> _Your goal_
The word to look for is "fixes". Report every line of the entries below that has it.

> _Data excerpts_
-- -- --

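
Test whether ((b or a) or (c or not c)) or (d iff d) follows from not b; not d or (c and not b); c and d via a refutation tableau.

Initial set: {not b; (not d or (c and not b)); (c and d); not (((b or a) or (c or not c)) or (d iff d))}.
(c and d): α-rule — add c, d.
not (((b or a) or (c or not c)) or (d iff d)): α-rule — add not ((b or a) or (c or not c)), not (d iff d).
not ((b or a) or (c or not c)): α-rule — add not (b or a), not (c or not c).
not (b or a): α-rule — add not b, not a.
not (c or not c): α-rule — add not c, not not c.
× closes — contains both c and not c.
All 1 branch closes.
Every branch closed, so the premises entail the conclusion.

Yes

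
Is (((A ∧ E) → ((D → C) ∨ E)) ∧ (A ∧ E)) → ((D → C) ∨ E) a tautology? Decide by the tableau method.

Valid

Assume the negation and expand:
Initial set: {¬((((A ∧ E) → ((D → C) ∨ E)) ∧ (A ∧ E)) → ((D → C) ∨ E))}.
¬((((A ∧ E) → ((D → C) ∨ E)) ∧ (A ∧ E)) → ((D → C) ∨ E)): α-rule — add (((A ∧ E) → ((D → C) ∨ E)) ∧ (A ∧ E)), ¬((D → C) ∨ E).
(((A ∧ E) → ((D → C) ∨ E)) ∧ (A ∧ E)): α-rule — add ((A ∧ E) → ((D → C) ∨ E)), (A ∧ E).
¬((D → C) ∨ E): α-rule — add ¬(D → C), ¬E.
(A ∧ E): α-rule — add A, E.
× closes — contains both E and ¬E.
All 1 branch closes.
Every branch closed, so the negation is unsatisfiable and the formula is valid.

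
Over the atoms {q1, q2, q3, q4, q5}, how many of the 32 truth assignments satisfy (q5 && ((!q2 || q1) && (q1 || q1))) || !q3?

Initial set: {((q5 && ((!q2 || q1) && (q1 || q1))) || !q3)}.
((q5 && ((!q2 || q1) && (q1 || q1))) || !q3): β-rule — branch into (q5 && ((!q2 || q1) && (q1 || q1)))  //  !q3.
  branch 1 (add (q5 && ((!q2 || q1) && (q1 || q1)))):
    (q5 && ((!q2 || q1) && (q1 || q1))): α-rule — add q5, ((!q2 || q1) && (q1 || q1)).
    ((!q2 || q1) && (q1 || q1)): α-rule — add (!q2 || q1), (q1 || q1).
    (!q2 || q1): β-rule — branch into !q2  //  q1.
      branch 1.1 (add !q2):
        (q1 || q1): β-rule — branch into q1  //  q1.
          branch 1.1.1 (add q1):
            ○ open, literals {q1=true, q2=false, q5=true}.
          branch 1.1.2 (add q1):
            ○ open, literals {q1=true, q2=false, q5=true}.
      branch 1.2 (add q1):
        (q1 || q1): β-rule — branch into q1  //  q1.
          branch 1.2.1 (add q1):
            ○ open, literals {q1=true, q5=true}.
          branch 1.2.2 (add q1):
            ○ open, literals {q1=true, q5=true}.
  branch 2 (add !q3):
    ○ open, literals {q3=false}.
0 branches closed, 5 open.
Each open branch fixes some atoms; the unmentioned ones are free. Counting distinct full assignments: branch {q1=true, q2=false, q5=true} (q3, q4) contributes 4 new; branch {q1=true, q2=false, q5=true} (q3, q4) contributes 0 new; branch {q1=true, q5=true} (q2, q3, q4) contributes 4 new; branch {q1=true, q5=true} (q2, q3, q4) contributes 0 new; branch {q3=false} (q1, q2, q4, q5) contributes 12 new. Total: 20.

20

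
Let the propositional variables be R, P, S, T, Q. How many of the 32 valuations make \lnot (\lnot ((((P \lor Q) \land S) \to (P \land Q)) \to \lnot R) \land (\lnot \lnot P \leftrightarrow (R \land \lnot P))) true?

Initial set: {T \lnot (\lnot ((((P \lor Q) \land S) \to (P \land Q)) \to \lnot R) \land (\lnot \lnot P \leftrightarrow (R \land \lnot P)))}.
T \lnot (\lnot ((((P \lor Q) \land S) \to (P \land Q)) \to \lnot R) \land (\lnot \lnot P \leftrightarrow (R \land \lnot P))): β-rule — branch into F \lnot ((((P \lor Q) \land S) \to (P \land Q)) \to \lnot R)  //  F (\lnot \lnot P \leftrightarrow (R \land \lnot P)).
  branch 1 (add F \lnot ((((P \lor Q) \land S) \to (P \land Q)) \to \lnot R)):
    F \lnot ((((P \lor Q) \land S) \to (P \land Q)) \to \lnot R): β-rule — branch into F (((P \lor Q) \land S) \to (P \land Q))  //  T \lnot R.
      branch 1.1 (add F (((P \lor Q) \land S) \to (P \land Q))):
        F (((P \lor Q) \land S) \to (P \land Q)): α-rule — add T ((P \lor Q) \land S), F (P \land Q).
        T ((P \lor Q) \land S): α-rule — add T (P \lor Q), T S.
        F (P \land Q): β-rule — branch into F P  //  F Q.
          branch 1.1.1 (add F P):
            T (P \lor Q): β-rule — branch into T P  //  T Q.
              branch 1.1.1.1 (add T P):
                × closes — contains both P and \lnot P.
              branch 1.1.1.2 (add T Q):
                ○ open, literals {P=F, Q=T, S=T}.
          branch 1.1.2 (add F Q):
            T (P \lor Q): β-rule — branch into T P  //  T Q.
              branch 1.1.2.1 (add T P):
                ○ open, literals {P=T, Q=F, S=T}.
              branch 1.1.2.2 (add T Q):
                × closes — contains both Q and \lnot Q.
      branch 1.2 (add T \lnot R):
        ○ open, literals {R=F}.
  branch 2 (add F (\lnot \lnot P \leftrightarrow (R \land \lnot P))):
    F (\lnot \lnot P \leftrightarrow (R \land \lnot P)): β-rule — branch into T \lnot \lnot P, F (R \land \lnot P)  //  F \lnot \lnot P, T (R \land \lnot P).
      branch 2.1 (add T \lnot \lnot P, F (R \land \lnot P)):
        T \lnot \lnot P: drop double negation, giving T P.
        F (R \land \lnot P): β-rule — branch into F R  //  F \lnot P.
          branch 2.1.1 (add F R):
            ○ open, literals {P=T, R=F}.
          branch 2.1.2 (add F \lnot P):
            ○ open, literals {P=T}.
      branch 2.2 (add F \lnot \lnot P, T (R \land \lnot P)):
        F \lnot \lnot P: drop double negation, giving F P.
        T (R \land \lnot P): α-rule — add T R, T \lnot P.
        ○ open, literals {P=F, R=T}.
2 branches closed, 6 open.
Each open branch fixes some atoms; the unmentioned ones are free. Counting distinct full assignments: branch {P=F, Q=T, S=T} (R, T) contributes 4 new; branch {P=T, Q=F, S=T} (R, T) contributes 4 new; branch {R=F} (P, S, T, Q) contributes 12 new; branch {P=T, R=F} (S, T, Q) contributes 0 new; branch {P=T} (R, S, T, Q) contributes 6 new; branch {P=F, R=T} (S, T, Q) contributes 6 new. Total: 32.

32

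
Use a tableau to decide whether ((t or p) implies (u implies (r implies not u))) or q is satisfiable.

Initial set: {(((t or p) implies (u implies (r implies not u))) or q)}.
(((t or p) implies (u implies (r implies not u))) or q): β-rule — branch into ((t or p) implies (u implies (r implies not u)))  //  q.
  branch 1 (add ((t or p) implies (u implies (r implies not u)))):
    ((t or p) implies (u implies (r implies not u))): β-rule — branch into not (t or p)  //  (u implies (r implies not u)).
      branch 1.1 (add not (t or p)):
        not (t or p): α-rule — add not t, not p.
        ○ open, literals {p=0, t=0}.
      branch 1.2 (add (u implies (r implies not u))):
        (u implies (r implies not u)): β-rule — branch into not u  //  (r implies not u).
          branch 1.2.1 (add not u):
            ○ open, literals {u=0}.
          branch 1.2.2 (add (r implies not u)):
            (r implies not u): β-rule — branch into not r  //  not u.
              branch 1.2.2.1 (add not r):
                ○ open, literals {r=0}.
              branch 1.2.2.2 (add not u):
                ○ open, literals {u=0}.
  branch 2 (add q):
    ○ open, literals {q=1}.
0 branches closed, 5 open.
An open branch gives a satisfying assignment: p=0, t=0.

Satisfiable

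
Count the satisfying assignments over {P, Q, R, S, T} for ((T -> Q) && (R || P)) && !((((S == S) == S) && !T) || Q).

Initial set: {(((T -> Q) && (R || P)) && !((((S == S) == S) && !T) || Q))}.
(((T -> Q) && (R || P)) && !((((S == S) == S) && !T) || Q)): α-rule — add ((T -> Q) && (R || P)), !((((S == S) == S) && !T) || Q).
((T -> Q) && (R || P)): α-rule — add (T -> Q), (R || P).
!((((S == S) == S) && !T) || Q): α-rule — add !(((S == S) == S) && !T), !Q.
(T -> Q): β-rule — branch into !T  //  Q.
  branch 1 (add !T):
    (R || P): β-rule — branch into R  //  P.
      branch 1.1 (add R):
        !(((S == S) == S) && !T): β-rule — branch into !((S == S) == S)  //  !!T.
          branch 1.1.1 (add !((S == S) == S)):
            !((S == S) == S): β-rule — branch into (S == S), !S  //  !(S == S), S.
              branch 1.1.1.1 (add (S == S), !S):
                (S == S): β-rule — branch into S, S  //  !S, !S.
                  branch 1.1.1.1.1 (add S, S):
                    × closes — contains both S and !S.
                  branch 1.1.1.1.2 (add !S, !S):
                    ○ open, literals {Q=F, R=T, S=F, T=F}.
              branch 1.1.1.2 (add !(S == S), S):
                !(S == S): β-rule — branch into S, !S  //  !S, S.
                  branch 1.1.1.2.1 (add S, !S):
                    × closes — contains both S and !S.
                  branch 1.1.1.2.2 (add !S, S):
                    × closes — contains both S and !S.
          branch 1.1.2 (add !!T):
            × closes — contains both T and !T.
      branch 1.2 (add P):
        !(((S == S) == S) && !T): β-rule — branch into !((S == S) == S)  //  !!T.
          branch 1.2.1 (add !((S == S) == S)):
            !((S == S) == S): β-rule — branch into (S == S), !S  //  !(S == S), S.
              branch 1.2.1.1 (add (S == S), !S):
                (S == S): β-rule — branch into S, S  //  !S, !S.
                  branch 1.2.1.1.1 (add S, S):
                    × closes — contains both S and !S.
                  branch 1.2.1.1.2 (add !S, !S):
                    ○ open, literals {P=T, Q=F, S=F, T=F}.
              branch 1.2.1.2 (add !(S == S), S):
                !(S == S): β-rule — branch into S, !S  //  !S, S.
                  branch 1.2.1.2.1 (add S, !S):
                    × closes — contains both S and !S.
                  branch 1.2.1.2.2 (add !S, S):
                    × closes — contains both S and !S.
          branch 1.2.2 (add !!T):
            × closes — contains both T and !T.
  branch 2 (add Q):
    × closes — contains both Q and !Q.
9 branches closed, 2 open.
Each open branch fixes some atoms; the unmentioned ones are free. Counting distinct full assignments: branch {Q=F, R=T, S=F, T=F} (P) contributes 2 new; branch {P=T, Q=F, S=F, T=F} (R) contributes 1 new. Total: 3.

3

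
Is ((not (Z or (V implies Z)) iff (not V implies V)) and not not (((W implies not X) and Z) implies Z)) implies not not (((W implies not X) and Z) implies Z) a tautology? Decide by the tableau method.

Valid

Assume the negation and expand:
Initial set: {not (((not (Z or (V implies Z)) iff (not V implies V)) and not not (((W implies not X) and Z) implies Z)) implies not not (((W implies not X) and Z) implies Z))}.
not (((not (Z or (V implies Z)) iff (not V implies V)) and not not (((W implies not X) and Z) implies Z)) implies not not (((W implies not X) and Z) implies Z)): α-rule — add ((not (Z or (V implies Z)) iff (not V implies V)) and not not (((W implies not X) and Z) implies Z)), not not not (((W implies not X) and Z) implies Z).
((not (Z or (V implies Z)) iff (not V implies V)) and not not (((W implies not X) and Z) implies Z)): α-rule — add (not (Z or (V implies Z)) iff (not V implies V)), not not (((W implies not X) and Z) implies Z).
not not not (((W implies not X) and Z) implies Z): drop double negation, giving not (((W implies not X) and Z) implies Z).
not not (((W implies not X) and Z) implies Z): drop double negation, giving (((W implies not X) and Z) implies Z).
not (((W implies not X) and Z) implies Z): α-rule — add ((W implies not X) and Z), not Z.
((W implies not X) and Z): α-rule — add (W implies not X), Z.
× closes — contains both Z and not Z.
All 1 branch closes.
Every branch closed, so the negation is unsatisfiable and the formula is valid.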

-- -- --

> _Expected answer_
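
Each open branch fixes some atoms; the unmentioned ones are free. Counting distinct full assignments: branch {q1=true, q2=false, q5=true} (q3, q4) contributes 4 new; branch {q1=true, q2=false, q5=true} (q3, q4) contributes 0 new; branch {q1=true, q5=true} (q2, q3, q4) contributes 4 new; branch {q1=true, q5=true} (q2, q3, q4) contributes 0 new; branch {q3=false} (q1, q2, q4, q5) contributes 12 new. Total: 20.
Each open branch fixes some atoms; the unmentioned ones are free. Counting distinct full assignments: branch {P=F, Q=T, S=T} (R, T) contributes 4 new; branch {P=T, Q=F, S=T} (R, T) contributes 4 new; branch {R=F} (P, S, T, Q) contributes 12 new; branch {P=T, R=F} (S, T, Q) contributes 0 new; branch {P=T} (R, S, T, Q) contributes 6 new; branch {P=F, R=T} (S, T, Q) contributes 6 new. Total: 32.
Each open branch fixes some atoms; the unmentioned ones are free. Counting distinct full assignments: branch {Q=F, R=T, S=F, T=F} (P) contributes 2 new; branch {P=T, Q=F, S=F, T=F} (R) contributes 1 new. Total: 3.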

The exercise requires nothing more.